Saved entries

:::::

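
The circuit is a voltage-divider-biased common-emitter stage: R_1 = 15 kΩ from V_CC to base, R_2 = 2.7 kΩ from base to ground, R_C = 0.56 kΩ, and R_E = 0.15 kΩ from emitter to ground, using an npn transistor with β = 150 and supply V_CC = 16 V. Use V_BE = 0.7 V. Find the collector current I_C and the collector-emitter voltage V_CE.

I_C ≈ 10 mA, V_CE ≈ 8.6 V

Thevenize the base divider: V_Th = V_CC·R_2/(R_1+R_2) = 16×2.7/17.7 = 2.44 V, R_Th = R_1‖R_2 = 2.29 kΩ.
Base-emitter loop: V_Th = I_B·R_Th + V_BE + (β+1)I_B·R_E, so I_B = (2.44 − 0.7) / (2.29 + 151×0.15) = 0.0698 mA.
I_C = β·I_B = 150×0.0698 = 10.5 mA, and I_E = (β+1)I_B = 10.5 mA.
V_CE = V_CC − I_C·R_C − I_E·R_E = 16 − 10.5×0.56 − 10.5×0.15 = 8.56 V.
V_CE = 8.56 V > 0.2 V confirms active-region operation.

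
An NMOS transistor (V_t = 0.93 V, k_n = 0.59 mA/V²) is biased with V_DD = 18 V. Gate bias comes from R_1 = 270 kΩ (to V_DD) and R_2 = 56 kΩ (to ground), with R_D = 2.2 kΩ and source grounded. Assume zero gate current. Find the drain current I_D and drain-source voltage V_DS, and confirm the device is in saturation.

I_D ≈ 1.4 mA, V_DS ≈ 15 V

V_G = V_DD·R_2/(R_1+R_2) = 18×56/326 = 3.09 V. With the source grounded, V_GS = V_G = 3.09 V.
Assume saturation: I_D = (k_n/2)(V_GS − V_t)² = (0.59/2)×(3.09 − 0.93)² = 0.295×2.16² = 1.38 mA.
V_DS = V_DD − I_D·R_D = 18 − 1.38×2.2 = 15 V.
Saturation requires V_DS ≥ V_GS − V_t = 2.16 V; 15 ≥ 2.16 ✓.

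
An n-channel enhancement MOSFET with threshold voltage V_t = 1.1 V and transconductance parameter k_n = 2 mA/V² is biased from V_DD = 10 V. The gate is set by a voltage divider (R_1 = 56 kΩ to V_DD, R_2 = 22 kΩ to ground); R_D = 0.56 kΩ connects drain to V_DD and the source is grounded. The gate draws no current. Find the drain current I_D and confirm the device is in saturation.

V_G = V_DD·R_2/(R_1+R_2) = 10×22/78 = 2.82 V. With the source grounded, V_GS = V_G = 2.82 V.
Assume saturation: I_D = (k_n/2)(V_GS − V_t)² = (2/2)×(2.82 − 1.1)² = 1×1.72² = 2.96 mA.
V_DS = V_DD − I_D·R_D = 10 − 2.96×0.56 = 8.34 V.
Saturation requires V_DS ≥ V_GS − V_t = 1.72 V; 8.34 ≥ 1.72 ✓.

I_D ≈ 3 mA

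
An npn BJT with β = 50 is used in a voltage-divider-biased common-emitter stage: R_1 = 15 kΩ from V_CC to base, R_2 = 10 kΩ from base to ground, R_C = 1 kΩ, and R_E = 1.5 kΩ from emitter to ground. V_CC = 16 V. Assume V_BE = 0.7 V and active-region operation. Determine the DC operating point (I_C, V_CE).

Thevenize the base divider: V_Th = V_CC·R_2/(R_1+R_2) = 16×10/25 = 6.4 V, R_Th = R_1‖R_2 = 6 kΩ.
Base-emitter loop: V_Th = I_B·R_Th + V_BE + (β+1)I_B·R_E, so I_B = (6.4 − 0.7) / (6 + 51×1.5) = 0.0691 mA.
I_C = β·I_B = 50×0.0691 = 3.45 mA, and I_E = (β+1)I_B = 3.52 mA.
V_CE = V_CC − I_C·R_C − I_E·R_E = 16 − 3.45×1 − 3.52×1.5 = 7.26 V.
V_CE = 7.26 V > 0.2 V confirms active-region operation.

I_C ≈ 3.5 mA, V_CE ≈ 7.3 V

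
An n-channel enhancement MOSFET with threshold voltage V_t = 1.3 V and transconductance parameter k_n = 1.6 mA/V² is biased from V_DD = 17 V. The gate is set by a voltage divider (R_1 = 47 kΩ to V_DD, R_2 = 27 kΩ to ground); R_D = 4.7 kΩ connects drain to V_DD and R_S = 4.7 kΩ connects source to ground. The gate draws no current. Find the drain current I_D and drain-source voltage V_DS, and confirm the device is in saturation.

I_D ≈ 0.83 mA, V_DS ≈ 9.2 V

V_G = V_DD·R_2/(R_1+R_2) = 17×27/74 = 6.2 V.
Assume saturation: I_D = (k_n/2)(V_GS − V_t)² with V_GS = V_G − I_D·R_S = 6.2 − 4.7·I_D.
Substituting gives 17.7·I_D² − 37.9·I_D + 19.2 = 0, with roots I_D = 0.827 or 1.32 mA.
The root I_D = 1.32 mA gives V_GS = 0.0174 V ≤ V_t, so take I_D = 0.827 mA.
Then V_GS = 2.32 V and V_DS = V_DD − I_D(R_D+R_S) = 17 − 0.827×9.4 = 9.23 V.
Saturation requires V_DS ≥ V_GS − V_t = 1.02 V; 9.23 ≥ 1.02 ✓.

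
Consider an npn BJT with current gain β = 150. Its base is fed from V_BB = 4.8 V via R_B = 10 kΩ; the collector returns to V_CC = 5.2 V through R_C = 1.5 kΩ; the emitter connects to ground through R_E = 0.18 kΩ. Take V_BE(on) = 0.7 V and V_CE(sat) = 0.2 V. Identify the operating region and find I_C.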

:::::

Would you copy exactly the lines from the one that contains "An n-channel enhancement MOSFET with threshold voltage V_t = 1.3" through the final line of the records above, including both?

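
An n-channel enhancement MOSFET with threshold voltage V_t = 1.3 V and transconductance parameter k_n = 1.6 mA/V² is biased from V_DD = 17 V. The gate is set by a voltage divider (R_1 = 47 kΩ to V_DD, R_2 = 27 kΩ to ground); R_D = 4.7 kΩ connects drain to V_DD and R_S = 4.7 kΩ connects source to ground. The gate draws no current. Find the drain current I_D and drain-source voltage V_DS, and confirm the device is in saturation.

I_D ≈ 0.83 mA, V_DS ≈ 9.2 V

V_G = V_DD·R_2/(R_1+R_2) = 17×27/74 = 6.2 V.
Assume saturation: I_D = (k_n/2)(V_GS − V_t)² with V_GS = V_G − I_D·R_S = 6.2 − 4.7·I_D.
Substituting gives 17.7·I_D² − 37.9·I_D + 19.2 = 0, with roots I_D = 0.827 or 1.32 mA.
The root I_D = 1.32 mA gives V_GS = 0.0174 V ≤ V_t, so take I_D = 0.827 mA.
Then V_GS = 2.32 V and V_DS = V_DD − I_D(R_D+R_S) = 17 − 0.827×9.4 = 9.23 V.
Saturation requires V_DS ≥ V_GS − V_t = 1.02 V; 9.23 ≥ 1.02 ✓.

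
Consider an npn BJT with current gain β = 150. Its base is fed from V_BB = 4.8 V via R_B = 10 kΩ; the collector returns to V_CC = 5.2 V through R_C = 1.5 kΩ; the emitter connects to ground through R_E = 0.18 kΩ. Take V_BE(on) = 0.7 V and V_CE(sat) = 0.2 V. Identify the operating region and find I_C.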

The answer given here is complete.